[Opening Provided records section]
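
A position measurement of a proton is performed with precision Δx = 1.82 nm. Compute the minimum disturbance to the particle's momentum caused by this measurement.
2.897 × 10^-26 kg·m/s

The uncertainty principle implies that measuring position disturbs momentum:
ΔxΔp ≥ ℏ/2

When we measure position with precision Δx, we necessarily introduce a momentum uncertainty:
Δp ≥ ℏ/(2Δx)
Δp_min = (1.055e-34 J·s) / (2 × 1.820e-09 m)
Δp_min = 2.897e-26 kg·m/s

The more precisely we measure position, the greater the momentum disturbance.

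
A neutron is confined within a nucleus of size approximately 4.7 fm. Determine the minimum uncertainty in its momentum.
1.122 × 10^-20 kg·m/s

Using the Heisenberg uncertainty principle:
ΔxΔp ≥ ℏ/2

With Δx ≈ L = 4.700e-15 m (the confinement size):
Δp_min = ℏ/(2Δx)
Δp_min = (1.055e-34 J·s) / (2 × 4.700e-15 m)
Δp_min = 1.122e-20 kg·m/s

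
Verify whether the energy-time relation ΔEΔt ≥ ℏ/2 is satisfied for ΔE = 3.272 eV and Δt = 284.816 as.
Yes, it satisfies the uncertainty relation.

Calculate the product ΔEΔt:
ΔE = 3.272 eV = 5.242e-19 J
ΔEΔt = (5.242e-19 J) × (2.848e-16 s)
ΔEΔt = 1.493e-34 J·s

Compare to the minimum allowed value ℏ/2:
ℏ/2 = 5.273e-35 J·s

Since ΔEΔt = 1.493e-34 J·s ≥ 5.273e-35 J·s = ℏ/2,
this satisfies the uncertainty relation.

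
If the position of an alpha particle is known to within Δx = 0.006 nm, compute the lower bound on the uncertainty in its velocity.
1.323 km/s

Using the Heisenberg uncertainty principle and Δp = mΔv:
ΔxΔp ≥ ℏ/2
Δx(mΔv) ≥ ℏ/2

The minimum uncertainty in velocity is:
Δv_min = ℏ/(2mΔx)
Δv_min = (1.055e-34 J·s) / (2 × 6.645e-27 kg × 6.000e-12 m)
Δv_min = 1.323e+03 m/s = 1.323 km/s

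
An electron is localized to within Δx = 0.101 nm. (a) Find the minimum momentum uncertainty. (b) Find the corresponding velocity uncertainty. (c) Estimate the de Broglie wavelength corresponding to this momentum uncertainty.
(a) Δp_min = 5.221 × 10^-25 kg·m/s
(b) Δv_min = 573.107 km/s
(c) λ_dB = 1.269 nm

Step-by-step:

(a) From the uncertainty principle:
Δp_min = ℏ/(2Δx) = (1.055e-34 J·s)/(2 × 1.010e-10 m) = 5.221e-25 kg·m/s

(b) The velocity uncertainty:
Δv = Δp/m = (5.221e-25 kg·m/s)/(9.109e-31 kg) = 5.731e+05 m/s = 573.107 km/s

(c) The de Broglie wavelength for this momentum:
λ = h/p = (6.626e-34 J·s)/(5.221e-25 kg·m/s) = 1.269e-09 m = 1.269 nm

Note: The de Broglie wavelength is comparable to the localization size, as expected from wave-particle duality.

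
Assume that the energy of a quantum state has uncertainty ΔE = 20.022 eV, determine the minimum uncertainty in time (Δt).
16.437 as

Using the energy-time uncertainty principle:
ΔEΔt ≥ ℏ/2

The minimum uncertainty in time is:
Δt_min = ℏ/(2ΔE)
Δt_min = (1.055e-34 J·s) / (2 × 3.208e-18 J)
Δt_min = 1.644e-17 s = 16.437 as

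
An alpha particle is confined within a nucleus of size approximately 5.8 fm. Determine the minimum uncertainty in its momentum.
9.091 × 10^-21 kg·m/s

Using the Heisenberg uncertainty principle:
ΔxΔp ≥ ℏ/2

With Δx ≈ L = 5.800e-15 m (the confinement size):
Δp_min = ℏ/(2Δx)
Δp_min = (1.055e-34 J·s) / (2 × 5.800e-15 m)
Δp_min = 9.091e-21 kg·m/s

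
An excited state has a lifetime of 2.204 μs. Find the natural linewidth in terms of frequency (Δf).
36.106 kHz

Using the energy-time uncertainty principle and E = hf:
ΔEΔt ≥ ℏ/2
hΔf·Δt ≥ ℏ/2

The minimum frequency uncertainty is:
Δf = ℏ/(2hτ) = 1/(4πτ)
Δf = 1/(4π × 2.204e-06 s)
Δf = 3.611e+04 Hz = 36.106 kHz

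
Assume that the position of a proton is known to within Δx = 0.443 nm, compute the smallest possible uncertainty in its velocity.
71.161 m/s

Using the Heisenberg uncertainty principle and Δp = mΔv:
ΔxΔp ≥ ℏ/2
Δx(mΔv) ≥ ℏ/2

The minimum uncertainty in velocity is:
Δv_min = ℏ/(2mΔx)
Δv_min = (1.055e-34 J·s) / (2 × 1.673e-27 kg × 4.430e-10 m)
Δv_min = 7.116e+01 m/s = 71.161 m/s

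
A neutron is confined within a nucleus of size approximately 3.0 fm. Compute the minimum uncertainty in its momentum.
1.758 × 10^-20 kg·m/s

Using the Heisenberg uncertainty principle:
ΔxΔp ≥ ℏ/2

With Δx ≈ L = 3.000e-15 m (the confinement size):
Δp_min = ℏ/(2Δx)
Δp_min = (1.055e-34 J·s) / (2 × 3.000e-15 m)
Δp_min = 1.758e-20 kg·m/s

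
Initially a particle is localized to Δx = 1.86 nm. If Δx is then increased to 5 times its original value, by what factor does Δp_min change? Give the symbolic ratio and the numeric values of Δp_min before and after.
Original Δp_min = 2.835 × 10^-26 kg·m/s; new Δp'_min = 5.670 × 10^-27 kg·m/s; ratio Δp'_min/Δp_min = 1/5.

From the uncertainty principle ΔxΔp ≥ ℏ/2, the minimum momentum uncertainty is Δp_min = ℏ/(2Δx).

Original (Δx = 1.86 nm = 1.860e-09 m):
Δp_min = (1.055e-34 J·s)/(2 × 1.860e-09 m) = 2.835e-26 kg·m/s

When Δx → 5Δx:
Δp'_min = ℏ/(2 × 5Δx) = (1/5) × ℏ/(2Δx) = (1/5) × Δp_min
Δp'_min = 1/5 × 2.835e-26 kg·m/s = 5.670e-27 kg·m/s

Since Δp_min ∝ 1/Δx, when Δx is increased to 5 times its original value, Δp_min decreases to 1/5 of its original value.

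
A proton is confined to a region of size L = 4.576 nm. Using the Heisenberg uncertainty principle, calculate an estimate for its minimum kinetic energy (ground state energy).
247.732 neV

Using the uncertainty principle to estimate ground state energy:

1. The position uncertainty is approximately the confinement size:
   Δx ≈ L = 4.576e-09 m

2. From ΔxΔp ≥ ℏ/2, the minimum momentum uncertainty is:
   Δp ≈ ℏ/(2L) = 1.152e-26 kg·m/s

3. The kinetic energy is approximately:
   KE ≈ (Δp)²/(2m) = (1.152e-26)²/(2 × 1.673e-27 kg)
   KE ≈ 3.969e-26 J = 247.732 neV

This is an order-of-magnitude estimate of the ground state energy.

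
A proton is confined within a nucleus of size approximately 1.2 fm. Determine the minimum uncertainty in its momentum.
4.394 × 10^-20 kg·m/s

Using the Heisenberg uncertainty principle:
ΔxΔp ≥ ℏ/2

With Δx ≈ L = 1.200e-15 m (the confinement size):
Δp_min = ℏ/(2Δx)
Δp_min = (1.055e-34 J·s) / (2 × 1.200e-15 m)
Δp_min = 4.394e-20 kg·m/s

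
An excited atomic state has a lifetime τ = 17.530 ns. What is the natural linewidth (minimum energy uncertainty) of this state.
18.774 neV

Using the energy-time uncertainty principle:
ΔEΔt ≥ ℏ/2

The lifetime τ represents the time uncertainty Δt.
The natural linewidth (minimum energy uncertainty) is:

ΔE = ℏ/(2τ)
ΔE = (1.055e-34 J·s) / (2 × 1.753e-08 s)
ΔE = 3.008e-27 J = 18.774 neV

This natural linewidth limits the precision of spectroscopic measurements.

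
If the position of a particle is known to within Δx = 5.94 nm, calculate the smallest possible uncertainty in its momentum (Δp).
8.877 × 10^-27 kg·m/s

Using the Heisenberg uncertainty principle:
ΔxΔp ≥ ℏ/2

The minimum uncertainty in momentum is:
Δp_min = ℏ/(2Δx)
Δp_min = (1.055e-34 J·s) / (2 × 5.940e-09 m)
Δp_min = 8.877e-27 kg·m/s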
[Closing Provided records section]
Exercise directions: Write out, without alteration, the line that contains "A proton is confined within" and all subsequent lines down to the end of the data above.

Result of this exercise:
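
A proton is confined within a nucleus of size approximately 1.2 fm. Determine the minimum uncertainty in its momentum.
4.394 × 10^-20 kg·m/s

Using the Heisenberg uncertainty principle:
ΔxΔp ≥ ℏ/2

With Δx ≈ L = 1.200e-15 m (the confinement size):
Δp_min = ℏ/(2Δx)
Δp_min = (1.055e-34 J·s) / (2 × 1.200e-15 m)
Δp_min = 4.394e-20 kg·m/s

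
An excited atomic state has a lifetime τ = 17.530 ns. What is the natural linewidth (minimum energy uncertainty) of this state.
18.774 neV

Using the energy-time uncertainty principle:
ΔEΔt ≥ ℏ/2

The lifetime τ represents the time uncertainty Δt.
The natural linewidth (minimum energy uncertainty) is:

ΔE = ℏ/(2τ)
ΔE = (1.055e-34 J·s) / (2 × 1.753e-08 s)
ΔE = 3.008e-27 J = 18.774 neV

This natural linewidth limits the precision of spectroscopic measurements.

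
If the position of a particle is known to within Δx = 5.94 nm, calculate the smallest possible uncertainty in its momentum (Δp).
8.877 × 10^-27 kg·m/s

Using the Heisenberg uncertainty principle:
ΔxΔp ≥ ℏ/2

The minimum uncertainty in momentum is:
Δp_min = ℏ/(2Δx)
Δp_min = (1.055e-34 J·s) / (2 × 5.940e-09 m)
Δp_min = 8.877e-27 kg·m/s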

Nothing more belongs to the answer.